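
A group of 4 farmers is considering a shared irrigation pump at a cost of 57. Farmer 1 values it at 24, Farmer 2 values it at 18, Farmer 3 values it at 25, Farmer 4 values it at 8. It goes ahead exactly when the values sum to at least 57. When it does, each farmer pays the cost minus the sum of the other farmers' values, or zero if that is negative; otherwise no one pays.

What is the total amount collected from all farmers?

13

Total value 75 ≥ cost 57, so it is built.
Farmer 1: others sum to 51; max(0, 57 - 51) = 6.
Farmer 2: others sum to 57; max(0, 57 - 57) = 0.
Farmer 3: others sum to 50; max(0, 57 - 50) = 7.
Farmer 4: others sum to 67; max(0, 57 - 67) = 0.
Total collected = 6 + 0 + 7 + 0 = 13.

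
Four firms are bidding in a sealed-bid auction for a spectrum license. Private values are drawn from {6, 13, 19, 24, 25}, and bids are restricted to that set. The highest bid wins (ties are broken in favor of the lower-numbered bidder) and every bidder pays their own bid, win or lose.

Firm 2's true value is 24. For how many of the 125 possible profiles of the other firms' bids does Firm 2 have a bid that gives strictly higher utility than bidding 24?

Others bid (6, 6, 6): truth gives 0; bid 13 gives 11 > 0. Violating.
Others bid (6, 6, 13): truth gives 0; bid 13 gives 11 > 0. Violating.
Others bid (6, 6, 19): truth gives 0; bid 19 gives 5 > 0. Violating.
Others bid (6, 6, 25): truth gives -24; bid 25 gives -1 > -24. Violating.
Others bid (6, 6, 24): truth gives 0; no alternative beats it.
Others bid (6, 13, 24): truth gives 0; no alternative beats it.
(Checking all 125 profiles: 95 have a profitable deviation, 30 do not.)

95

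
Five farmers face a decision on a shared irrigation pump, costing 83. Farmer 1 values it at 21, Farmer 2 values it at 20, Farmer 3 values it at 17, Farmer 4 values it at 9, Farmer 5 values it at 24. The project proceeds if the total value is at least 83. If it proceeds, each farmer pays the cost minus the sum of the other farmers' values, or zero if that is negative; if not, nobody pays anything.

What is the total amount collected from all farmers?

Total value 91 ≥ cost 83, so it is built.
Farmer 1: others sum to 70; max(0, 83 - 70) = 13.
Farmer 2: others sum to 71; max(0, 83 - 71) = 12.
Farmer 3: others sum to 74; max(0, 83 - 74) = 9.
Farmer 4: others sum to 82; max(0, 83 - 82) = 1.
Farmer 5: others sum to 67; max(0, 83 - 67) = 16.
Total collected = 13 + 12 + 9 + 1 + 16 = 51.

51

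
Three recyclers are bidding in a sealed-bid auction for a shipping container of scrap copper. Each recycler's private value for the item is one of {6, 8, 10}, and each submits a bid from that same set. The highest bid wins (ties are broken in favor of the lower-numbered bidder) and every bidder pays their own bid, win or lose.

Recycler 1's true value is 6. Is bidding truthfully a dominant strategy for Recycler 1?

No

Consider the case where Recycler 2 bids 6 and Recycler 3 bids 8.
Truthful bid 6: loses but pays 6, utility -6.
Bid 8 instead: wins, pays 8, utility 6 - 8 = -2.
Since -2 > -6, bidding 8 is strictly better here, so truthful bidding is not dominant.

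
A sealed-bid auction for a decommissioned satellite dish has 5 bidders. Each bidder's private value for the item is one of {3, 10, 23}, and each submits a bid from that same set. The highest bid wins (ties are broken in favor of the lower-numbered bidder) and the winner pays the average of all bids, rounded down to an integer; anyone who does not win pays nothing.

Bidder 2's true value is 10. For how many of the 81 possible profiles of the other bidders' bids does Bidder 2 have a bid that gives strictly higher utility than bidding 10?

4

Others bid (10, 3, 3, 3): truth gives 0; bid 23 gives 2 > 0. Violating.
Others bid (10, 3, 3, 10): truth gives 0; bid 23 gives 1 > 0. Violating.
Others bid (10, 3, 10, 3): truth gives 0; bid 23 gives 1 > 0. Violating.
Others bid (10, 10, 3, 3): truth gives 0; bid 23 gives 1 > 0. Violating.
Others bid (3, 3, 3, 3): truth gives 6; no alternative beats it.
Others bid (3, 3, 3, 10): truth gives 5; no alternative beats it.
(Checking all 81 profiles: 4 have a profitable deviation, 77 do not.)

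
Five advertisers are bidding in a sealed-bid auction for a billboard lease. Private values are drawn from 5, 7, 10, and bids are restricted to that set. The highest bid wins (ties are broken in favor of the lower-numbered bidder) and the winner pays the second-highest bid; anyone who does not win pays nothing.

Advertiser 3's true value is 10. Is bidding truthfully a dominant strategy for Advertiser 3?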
════════════════════
(Work to complete)
Count how many lines of the data include the word "every". Your reply should be that number alone.

(Answer space)
2